TASK DETAILS ▸ Could you restate word for word every line of the records below, from the first one to the one holding "Exactly one data bit was flipped in transit."?
DATA TO EXAMINE START
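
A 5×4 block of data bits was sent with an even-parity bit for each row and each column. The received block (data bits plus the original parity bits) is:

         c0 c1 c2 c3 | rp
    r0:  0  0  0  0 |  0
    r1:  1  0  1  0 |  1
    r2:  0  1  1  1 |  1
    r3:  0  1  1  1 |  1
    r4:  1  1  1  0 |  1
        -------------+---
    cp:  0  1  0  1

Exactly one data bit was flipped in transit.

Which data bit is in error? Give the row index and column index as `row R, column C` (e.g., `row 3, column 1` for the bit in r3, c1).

row 1, column 3

Recompute each row's even parity and compare to rp:
  r0: data parity 0, sent rp 0 → ok
  r1: data parity 0, sent rp 1 → mismatch
  r2: data parity 1, sent rp 1 → ok
  r3: data parity 1, sent rp 1 → ok
  r4: data parity 1, sent rp 1 → ok
Recompute each column's even parity and compare to cp:
  c0: data parity 0, sent cp 0 → ok
  c1: data parity 1, sent cp 1 → ok
  c2: data parity 0, sent cp 0 → ok
  c3: data parity 0, sent cp 1 → mismatch
Exactly one row (r1) and one column (c3) fail → the flipped bit is at their intersection.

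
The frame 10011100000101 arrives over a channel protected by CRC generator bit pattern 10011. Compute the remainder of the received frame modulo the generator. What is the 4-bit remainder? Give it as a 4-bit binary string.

0000

Modulo-2 division of 10011100000101 by 10011:
  pos 0: 10011 XOR 10011 = 00000
  pos 5: 10000 XOR 10011 = 00011
  pos 8: 11010 XOR 10011 = 01001
  pos 9: 10011 XOR 10011 = 00000
Remainder = 0000 (zero — the frame passes the CRC check).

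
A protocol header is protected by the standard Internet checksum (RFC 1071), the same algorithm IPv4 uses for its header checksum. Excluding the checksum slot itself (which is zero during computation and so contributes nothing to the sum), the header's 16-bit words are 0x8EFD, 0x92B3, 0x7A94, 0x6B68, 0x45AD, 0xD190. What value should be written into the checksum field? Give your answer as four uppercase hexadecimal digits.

E113

One's-complement addition (fold any carry out of bit 15 back into bit 0):
  0x8EFD + 0x92B3 = 0x121B0 → wrap carry → 0x21B1
  0x21B1 + 0x7A94 = 0x09C45
  0x9C45 + 0x6B68 = 0x107AD → wrap carry → 0x07AE
  0x07AE + 0x45AD = 0x04D5B
  0x4D5B + 0xD190 = 0x11EEB → wrap carry → 0x1EEC
One's-complement sum = 0x1EEC.
Checksum = ~0x1EEC & 0xFFFF = 0xE113.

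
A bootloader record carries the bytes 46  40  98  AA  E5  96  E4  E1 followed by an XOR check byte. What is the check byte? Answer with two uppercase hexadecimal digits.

42

XOR the bytes together:
  start with 0x46
  0x46 ⊕ 0x40 = 0x06
  0x06 ⊕ 0x98 = 0x9E
  0x9E ⊕ 0xAA = 0x34
  0x34 ⊕ 0xE5 = 0xD1
  0xD1 ⊕ 0x96 = 0x47
  0x47 ⊕ 0xE4 = 0xA3
  0xA3 ⊕ 0xE1 = 0x42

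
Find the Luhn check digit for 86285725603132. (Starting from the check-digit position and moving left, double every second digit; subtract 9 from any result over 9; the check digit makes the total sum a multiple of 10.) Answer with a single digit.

9

Partial digits right→left: 2 3 1 3 0 6 5 2 7 5 8 2 6 8
Double every second digit counting from the check-digit position (so the 1st, 3rd, 5th, ... of the partial from the right).
  doubled (with −9 where >9): 4 2 0 1 5 7 3 → sum 22
  kept as-is: 3 3 6 2 5 2 8 → sum 29
Total = 22 + 29 = 51.
Check digit = (10 − (51 mod 10)) mod 10 = 9.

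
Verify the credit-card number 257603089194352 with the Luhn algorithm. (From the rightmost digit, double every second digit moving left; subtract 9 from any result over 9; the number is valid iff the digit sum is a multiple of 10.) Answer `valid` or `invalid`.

From the right, keep odd positions and double even positions (subtract 9 from any doubled value over 9):
  doubled (positions 2,4,...): 1 8 2 7 6 3 1 → sum 28
  kept (positions 1,3,...): 2 3 9 9 0 0 7 2 → sum 32
Total = 60.
60 mod 10 = 0, so the number is valid.

valid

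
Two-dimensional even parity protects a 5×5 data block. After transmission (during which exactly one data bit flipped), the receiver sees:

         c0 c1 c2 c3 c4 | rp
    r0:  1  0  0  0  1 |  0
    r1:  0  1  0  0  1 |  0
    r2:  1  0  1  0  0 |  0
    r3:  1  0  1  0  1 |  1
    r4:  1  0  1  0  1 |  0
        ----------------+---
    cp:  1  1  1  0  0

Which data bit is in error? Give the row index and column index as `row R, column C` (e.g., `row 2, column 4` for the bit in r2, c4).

Recompute each row's even parity and compare to rp:
  r0: data parity 0, sent rp 0 → ok
  r1: data parity 0, sent rp 0 → ok
  r2: data parity 0, sent rp 0 → ok
  r3: data parity 1, sent rp 1 → ok
  r4: data parity 1, sent rp 0 → mismatch
Recompute each column's even parity and compare to cp:
  c0: data parity 0, sent cp 1 → mismatch
  c1: data parity 1, sent cp 1 → ok
  c2: data parity 1, sent cp 1 → ok
  c3: data parity 0, sent cp 0 → ok
  c4: data parity 0, sent cp 0 → ok
Exactly one row (r4) and one column (c0) fail → the flipped bit is at their intersection.

row 4, column 0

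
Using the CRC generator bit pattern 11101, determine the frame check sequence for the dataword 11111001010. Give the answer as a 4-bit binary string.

Append 4 zeros: 111110010100000. Divide by 11101 (XOR where the leading bit is 1):
  pos 0: 11111 XOR 11101 = 00010
  pos 3: 10001 XOR 11101 = 01100
  pos 4: 11000 XOR 11101 = 00101
  pos 6: 10110 XOR 11101 = 01011
  pos 7: 10110 XOR 11101 = 01011
  pos 8: 10110 XOR 11101 = 01011
  pos 9: 10110 XOR 11101 = 01011
  pos 10: 10110 XOR 11101 = 01011
Remainder (last 4 bits) = 1011. This is the CRC / FCS.

1011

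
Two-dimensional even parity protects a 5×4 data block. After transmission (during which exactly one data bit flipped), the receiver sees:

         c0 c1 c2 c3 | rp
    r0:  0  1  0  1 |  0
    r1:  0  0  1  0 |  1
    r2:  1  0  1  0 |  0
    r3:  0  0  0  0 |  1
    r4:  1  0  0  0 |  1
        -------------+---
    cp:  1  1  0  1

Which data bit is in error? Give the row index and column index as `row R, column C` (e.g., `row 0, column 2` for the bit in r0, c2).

Recompute each row's even parity and compare to rp:
  r0: data parity 0, sent rp 0 → ok
  r1: data parity 1, sent rp 1 → ok
  r2: data parity 0, sent rp 0 → ok
  r3: data parity 0, sent rp 1 → mismatch
  r4: data parity 1, sent rp 1 → ok
Recompute each column's even parity and compare to cp:
  c0: data parity 0, sent cp 1 → mismatch
  c1: data parity 1, sent cp 1 → ok
  c2: data parity 0, sent cp 0 → ok
  c3: data parity 1, sent cp 1 → ok
Exactly one row (r3) and one column (c0) fail → the flipped bit is at their intersection.

row 3, column 0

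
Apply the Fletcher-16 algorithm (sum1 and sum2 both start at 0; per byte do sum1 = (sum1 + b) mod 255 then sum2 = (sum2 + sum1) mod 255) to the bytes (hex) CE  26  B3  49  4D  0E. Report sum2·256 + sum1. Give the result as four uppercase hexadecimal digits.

EA4D

Running sums (mod 255):
  after byte 0 (CE): sum1=206, sum2=206
  after byte 1 (26): sum1=244, sum2=195
  after byte 2 (B3): sum1=168, sum2=108
  after byte 3 (49): sum1=241, sum2=94
  after byte 4 (4D): sum1=63, sum2=157
  after byte 5 (0E): sum1=77, sum2=234
Checksum = sum2·256 + sum1 = 234·256 + 77 = 59981 = 0xEA4D.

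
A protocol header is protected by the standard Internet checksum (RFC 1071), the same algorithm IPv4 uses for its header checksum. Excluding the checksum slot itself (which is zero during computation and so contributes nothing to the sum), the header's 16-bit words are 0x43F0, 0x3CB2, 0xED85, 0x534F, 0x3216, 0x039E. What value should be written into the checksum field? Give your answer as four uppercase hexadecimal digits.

08D4

One's-complement addition (fold any carry out of bit 15 back into bit 0):
  0x43F0 + 0x3CB2 = 0x080A2
  0x80A2 + 0xED85 = 0x16E27 → wrap carry → 0x6E28
  0x6E28 + 0x534F = 0x0C177
  0xC177 + 0x3216 = 0x0F38D
  0xF38D + 0x039E = 0x0F72B
One's-complement sum = 0xF72B.
Checksum = ~0xF72B & 0xFFFF = 0x08D4.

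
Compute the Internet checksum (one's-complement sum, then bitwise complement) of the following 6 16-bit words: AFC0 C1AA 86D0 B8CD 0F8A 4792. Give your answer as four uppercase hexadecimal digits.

F7D9

One's-complement addition (fold any carry out of bit 15 back into bit 0):
  0xAFC0 + 0xC1AA = 0x1716A → wrap carry → 0x716B
  0x716B + 0x86D0 = 0x0F83B
  0xF83B + 0xB8CD = 0x1B108 → wrap carry → 0xB109
  0xB109 + 0x0F8A = 0x0C093
  0xC093 + 0x4792 = 0x10825 → wrap carry → 0x0826
One's-complement sum = 0x0826.
Checksum = ~0x0826 & 0xFFFF = 0xF7D9.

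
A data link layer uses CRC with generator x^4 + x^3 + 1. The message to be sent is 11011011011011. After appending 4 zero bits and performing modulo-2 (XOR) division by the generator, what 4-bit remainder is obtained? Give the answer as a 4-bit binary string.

Append 4 zeros: 110110110110110000. Divide by 11001 (XOR where the leading bit is 1):
  pos 0: 11011 XOR 11001 = 00010
  pos 3: 10011 XOR 11001 = 01010
  pos 4: 10100 XOR 11001 = 01101
  pos 5: 11011 XOR 11001 = 00010
  pos 8: 10101 XOR 11001 = 01100
  pos 9: 11001 XOR 11001 = 00000
Remainder (last 4 bits) = 0000. This is the CRC / FCS.

0000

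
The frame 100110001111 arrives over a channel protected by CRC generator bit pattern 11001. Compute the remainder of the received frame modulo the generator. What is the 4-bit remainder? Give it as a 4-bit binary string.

Modulo-2 division of 100110001111 by 11001:
  pos 0: 10011 XOR 11001 = 01010
  pos 1: 10100 XOR 11001 = 01101
  pos 2: 11010 XOR 11001 = 00011
  pos 5: 11011 XOR 11001 = 00010
Remainder = 1011 (nonzero — an error is detected).

1011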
DATA TO EXAMINE END
ANSWER TO THIS EXERCISE ▸
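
A 5×4 block of data bits was sent with an even-parity bit for each row and each column. The received block (data bits plus the original parity bits) is:

         c0 c1 c2 c3 | rp
    r0:  0  0  0  0 |  0
    r1:  1  0  1  0 |  1
    r2:  0  1  1  1 |  1
    r3:  0  1  1  1 |  1
    r4:  1  1  1  0 |  1
        -------------+---
    cp:  0  1  0  1

Exactly one data bit was flipped in transit.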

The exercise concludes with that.